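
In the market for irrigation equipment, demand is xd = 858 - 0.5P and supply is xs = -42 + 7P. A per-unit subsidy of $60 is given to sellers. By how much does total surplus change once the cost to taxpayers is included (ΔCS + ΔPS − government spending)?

Net change in total surplus = -$840

Pre-subsidy: 858 - 0.5P = -42 + 7P gives P* = 120, x* = 798.
With the subsidy, sellers receive Ps = Pb + 60 for each unit, where Pb is the price buyers pay.
Supply in terms of Pb becomes xs = -42 + 7(Pb + 60) = 378 + 7Pb. Setting this equal to demand: 858 - 0.5Pb = 378 + 7Pb, so Pb = 64.
Sellers receive Ps = 64 + 60 = 124; x' = 858 − 0.5·64 = 826.
ΔCS = ½(798 + 826)(120 − 64) = 45472; ΔPS = ½(798 + 826)(124 − 120) = 3248.
Government spending = 60 × 826 = 49560.
Net change = 45472 + 3248 − 49560 = -840. The loss equals the DWL triangle ½·60·28.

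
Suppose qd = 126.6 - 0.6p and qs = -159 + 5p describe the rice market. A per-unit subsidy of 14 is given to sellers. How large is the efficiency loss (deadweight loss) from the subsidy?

Deadweight loss = 52.5

Pre-subsidy: 126.6 - 0.6p = -159 + 5p gives p* = 51, q* = 96.
With the subsidy, sellers receive ps = pb + 14 for each unit, where pb is the price buyers pay.
Supply in terms of pb becomes qs = -159 + 5(pb + 14) = -89 + 5pb. Setting this equal to demand: 126.6 - 0.6pb = -89 + 5pb, so pb = 38.5.
Sellers receive ps = 38.5 + 14 = 52.5; q' = 126.6 − 0.6·38.5 = 103.5.
The subsidy expands output by 103.5 − 96 = 7.5 past the efficient level; on those units the gap between marginal cost and willingness to pay runs from 0 up to 14.
DWL = ½ × 14 × 7.5 = 52.5.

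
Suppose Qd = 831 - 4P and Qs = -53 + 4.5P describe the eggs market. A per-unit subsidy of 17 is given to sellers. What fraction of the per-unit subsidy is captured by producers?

Producer share = 8/17

Pre-subsidy: 831 - 4P = -53 + 4.5P gives P* = 104, Q* = 415.
With the subsidy, sellers receive Ps = Pb + 17 for each unit, where Pb is the price buyers pay.
Supply in terms of Pb becomes Qs = -53 + 4.5(Pb + 17) = 23.5 + 4.5Pb. Setting this equal to demand: 831 - 4Pb = 23.5 + 4.5Pb, so Pb = 95.
Sellers receive Ps = 95 + 17 = 112; Q' = 831 − 4·95 = 451.
Buyers' price falls by P* − Pb = 104 − 95 = 9; sellers' price rises by Ps − P* = 112 − 104 = 8.
So producers capture 8/17 = 8/17 of each unit of subsidy.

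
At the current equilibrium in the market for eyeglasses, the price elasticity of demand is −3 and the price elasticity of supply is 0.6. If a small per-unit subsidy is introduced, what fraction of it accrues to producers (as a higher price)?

Producer share = 5/6

For a small subsidy around the equilibrium, the benefit split depends on the relative slopes, which at a point are proportional to the elasticities.
Buyer share = εs/(εs + |εd|) = 0.6/(0.6 + 3) = 1/6; seller share = |εd|/(εs + |εd|) = 5/6.
So producers capture 5/6 of the subsidy.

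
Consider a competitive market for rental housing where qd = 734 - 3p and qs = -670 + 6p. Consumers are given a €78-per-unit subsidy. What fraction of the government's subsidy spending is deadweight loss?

DWL / government spending = 39/211

Pre-subsidy: 734 - 3p = -670 + 6p gives p* = 156, q* = 266.
With the rebate, buyers effectively pay pb = ps − 78, where ps is the price sellers receive.
Demand in terms of ps becomes qd = 734 − 3(ps − 78) = 968 - 3ps. Setting this equal to supply: 968 - 3ps = -670 + 6ps, so ps = 182.
Buyers pay pb = 182 − 78 = 104; q' = -670 + 6·182 = 422.
ΔCS = ½(266 + 422)(156 − 104) = 17888; ΔPS = ½(266 + 422)(182 − 156) = 8944.
Government spending = 78 × 422 = 32916.
DWL = ½ × 78 × (422 − 266) = 6084; fraction = 6084 / 32916 = 39/211.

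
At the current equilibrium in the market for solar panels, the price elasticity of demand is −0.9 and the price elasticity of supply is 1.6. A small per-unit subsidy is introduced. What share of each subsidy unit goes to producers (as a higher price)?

For a small subsidy around the equilibrium, the benefit split depends on the relative slopes, which at a point are proportional to the elasticities.
Buyer share = εs/(εs + |εd|) = 1.6/(1.6 + 0.9) = 0.64; seller share = |εd|/(εs + |εd|) = 0.36.
So producers capture 0.36 of the subsidy.

Producer share = 0.36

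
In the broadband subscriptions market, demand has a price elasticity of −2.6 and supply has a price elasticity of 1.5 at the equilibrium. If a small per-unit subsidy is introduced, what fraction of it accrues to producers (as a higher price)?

For a small subsidy around the equilibrium, the benefit split depends on the relative slopes, which at a point are proportional to the elasticities.
Buyer share = εs/(εs + |εd|) = 1.5/(1.5 + 2.6) = 15/41; seller share = |εd|/(εs + |εd|) = 26/41.
So producers capture 26/41 of the subsidy.

Producer share = 26/41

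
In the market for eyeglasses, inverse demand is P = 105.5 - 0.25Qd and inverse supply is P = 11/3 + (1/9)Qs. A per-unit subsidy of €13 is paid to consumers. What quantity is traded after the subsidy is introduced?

Pre-subsidy: 105.5 - 0.25Q = 11/3 + (1/9)Q gives Q* = 282 and P* = 35.
With the rebate, buyers effectively pay Pb = Ps − 13, where Ps is the price sellers receive.
On the curves, Pb = 105.5 - 0.25Q and Ps = 11/3 + (1/9)Q; the wedge Ps − Pb = 13 gives 11/3 + (1/9)Q − (105.5 - 0.25Q) = 13, so Q' = 318.
Then Pb = 105.5 − 0.25·318 = 26 and Ps = 11/3 + (1/9)·318 = 39.

Q' = 318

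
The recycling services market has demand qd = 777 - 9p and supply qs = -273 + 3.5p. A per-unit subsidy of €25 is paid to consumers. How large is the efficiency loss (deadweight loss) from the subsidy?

Deadweight loss = €787.5

Pre-subsidy: 777 - 9p = -273 + 3.5p gives p* = 84, q* = 21.
With the rebate, buyers effectively pay pb = ps − 25, where ps is the price sellers receive.
Demand in terms of ps becomes qd = 777 − 9(ps − 25) = 1002 - 9ps. Setting this equal to supply: 1002 - 9ps = -273 + 3.5ps, so ps = 102.
Buyers pay pb = 102 − 25 = 77; q' = -273 + 3.5·102 = 84.
The subsidy expands output by 84 − 21 = 63 past the efficient level; on those units the gap between marginal cost and willingness to pay runs from 0 up to 25.
DWL = ½ × 25 × 63 = 787.5.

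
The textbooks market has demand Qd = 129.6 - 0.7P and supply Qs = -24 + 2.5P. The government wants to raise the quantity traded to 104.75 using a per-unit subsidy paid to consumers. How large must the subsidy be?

At Q = 104.75, invert demand for the buyer price: Pb = (129.6 − 104.75)/0.7 = 35.5; invert supply for the seller price: Ps = (104.75 − (-24))/2.5 = 51.5.
The subsidy must fill the gap: s = Ps − Pb = 51.5 − 35.5 = 16.

Required subsidy s = 16 per unit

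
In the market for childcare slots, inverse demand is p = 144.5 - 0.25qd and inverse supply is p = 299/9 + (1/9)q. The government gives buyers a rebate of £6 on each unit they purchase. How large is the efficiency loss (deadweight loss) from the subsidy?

Pre-subsidy: 144.5 - 0.25q = 299/9 + (1/9)q gives q* = 4006/13 and p* = 877/13.
With the rebate, buyers effectively pay pb = ps − 6, where ps is the price sellers receive.
On the curves, pb = 144.5 - 0.25q and ps = 299/9 + (1/9)q; the wedge ps − pb = 6 gives 299/9 + (1/9)q − (144.5 - 0.25q) = 6, so q' = 4222/13.
Then pb = 144.5 − 0.25·(4222/13) = 823/13 and ps = 299/9 + (1/9)·(4222/13) = 901/13.
The subsidy expands output by 4222/13 − 4006/13 = 216/13 past the efficient level; on those units the gap between marginal cost and willingness to pay runs from 0 up to 6.
DWL = ½ × 6 × 216/13 = 648/13.

Deadweight loss = 648/13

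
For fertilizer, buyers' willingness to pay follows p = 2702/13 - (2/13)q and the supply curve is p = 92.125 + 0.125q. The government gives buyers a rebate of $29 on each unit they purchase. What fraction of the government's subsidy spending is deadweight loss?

DWL / government spending = 52/519

Pre-subsidy: 2702/13 - (2/13)q = 92.125 + 0.125q gives q* = 415 and p* = 144.
With the rebate, buyers effectively pay pb = ps − 29, where ps is the price sellers receive.
On the curves, pb = 2702/13 - (2/13)q and ps = 92.125 + 0.125q; the wedge ps − pb = 29 gives 92.125 + 0.125q − (2702/13 - (2/13)q) = 29, so q' = 519.
Then pb = 2702/13 − (2/13)·519 = 128 and ps = 92.125 + 0.125·519 = 157.
ΔCS = ½(415 + 519)(144 − 128) = 7472; ΔPS = ½(415 + 519)(157 − 144) = 6071.
Government spending = 29 × 519 = 15051.
DWL = ½ × 29 × (519 − 415) = 1508; fraction = 1508 / 15051 = 52/519.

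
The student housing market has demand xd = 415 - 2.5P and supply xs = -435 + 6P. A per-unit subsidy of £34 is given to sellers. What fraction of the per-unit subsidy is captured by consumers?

Consumer share = 12/17

Pre-subsidy: 415 - 2.5P = -435 + 6P gives P* = 100, x* = 165.
With the subsidy, sellers receive Ps = Pb + 34 for each unit, where Pb is the price buyers pay.
Supply in terms of Pb becomes xs = -435 + 6(Pb + 34) = -231 + 6Pb. Setting this equal to demand: 415 - 2.5Pb = -231 + 6Pb, so Pb = 76.
Sellers receive Ps = 76 + 34 = 110; x' = 415 − 2.5·76 = 225.
Buyers' price falls by P* − Pb = 100 − 76 = 24; sellers' price rises by Ps − P* = 110 − 100 = 10.
So consumers capture 24/34 = 12/17 of each unit of subsidy.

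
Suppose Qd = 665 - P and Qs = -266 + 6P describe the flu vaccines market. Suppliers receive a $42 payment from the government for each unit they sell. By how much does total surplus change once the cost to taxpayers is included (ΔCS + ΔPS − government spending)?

Net change in total surplus = -$756

Pre-subsidy: 665 - P = -266 + 6P gives P* = 133, Q* = 532.
With the subsidy, sellers receive Ps = Pb + 42 for each unit, where Pb is the price buyers pay.
Supply in terms of Pb becomes Qs = -266 + 6(Pb + 42) = -14 + 6Pb. Setting this equal to demand: 665 - Pb = -14 + 6Pb, so Pb = 97.
Sellers receive Ps = 97 + 42 = 139; Q' = 665 − 1·97 = 568.
ΔCS = ½(532 + 568)(133 − 97) = 19800; ΔPS = ½(532 + 568)(139 − 133) = 3300.
Government spending = 42 × 568 = 23856.
Net change = 19800 + 3300 − 23856 = -756. The loss equals the DWL triangle ½·42·36.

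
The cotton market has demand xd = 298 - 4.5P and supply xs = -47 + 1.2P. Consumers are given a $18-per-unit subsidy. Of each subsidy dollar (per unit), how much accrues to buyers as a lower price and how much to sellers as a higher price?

Buyers gain 72/19 per unit; sellers gain 270/19 per unit

Pre-subsidy: 298 - 4.5P = -47 + 1.2P gives P* = 1150/19, x* = 487/19.
With the rebate, buyers effectively pay Pb = Ps − 18, where Ps is the price sellers receive.
Demand in terms of Ps becomes xd = 298 − 4.5(Ps − 18) = 379 - 4.5Ps. Setting this equal to supply: 379 - 4.5Ps = -47 + 1.2Ps, so Ps = 1420/19.
Buyers pay Pb = 1420/19 − 18 = 1078/19; x' = -47 + 1.2·(1420/19) = 811/19.
Buyers' price falls by P* − Pb = 1150/19 − 1078/19 = 72/19; sellers' price rises by Ps − P* = 1420/19 − 1150/19 = 270/19.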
+===+
__AIM OF THE TASK__. An exact copy of every line from the one containing "Suppose Qd = 665" through the last line of the entries is required; please add nothing.

__FINISHED TASK__.
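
Suppose Qd = 665 - P and Qs = -266 + 6P describe the flu vaccines market. Suppliers receive a $42 payment from the government for each unit they sell. By how much does total surplus change once the cost to taxpayers is included (ΔCS + ΔPS − government spending)?

Net change in total surplus = -$756

Pre-subsidy: 665 - P = -266 + 6P gives P* = 133, Q* = 532.
With the subsidy, sellers receive Ps = Pb + 42 for each unit, where Pb is the price buyers pay.
Supply in terms of Pb becomes Qs = -266 + 6(Pb + 42) = -14 + 6Pb. Setting this equal to demand: 665 - Pb = -14 + 6Pb, so Pb = 97.
Sellers receive Ps = 97 + 42 = 139; Q' = 665 − 1·97 = 568.
ΔCS = ½(532 + 568)(133 − 97) = 19800; ΔPS = ½(532 + 568)(139 − 133) = 3300.
Government spending = 42 × 568 = 23856.
Net change = 19800 + 3300 − 23856 = -756. The loss equals the DWL triangle ½·42·36.

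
The cotton market has demand xd = 298 - 4.5P and supply xs = -47 + 1.2P. Consumers are given a $18-per-unit subsidy. Of each subsidy dollar (per unit), how much accrues to buyers as a lower price and how much to sellers as a higher price?

Buyers gain 72/19 per unit; sellers gain 270/19 per unit

Pre-subsidy: 298 - 4.5P = -47 + 1.2P gives P* = 1150/19, x* = 487/19.
With the rebate, buyers effectively pay Pb = Ps − 18, where Ps is the price sellers receive.
Demand in terms of Ps becomes xd = 298 − 4.5(Ps − 18) = 379 - 4.5Ps. Setting this equal to supply: 379 - 4.5Ps = -47 + 1.2Ps, so Ps = 1420/19.
Buyers pay Pb = 1420/19 − 18 = 1078/19; x' = -47 + 1.2·(1420/19) = 811/19.
Buyers' price falls by P* − Pb = 1150/19 − 1078/19 = 72/19; sellers' price rises by Ps − P* = 1420/19 − 1150/19 = 270/19.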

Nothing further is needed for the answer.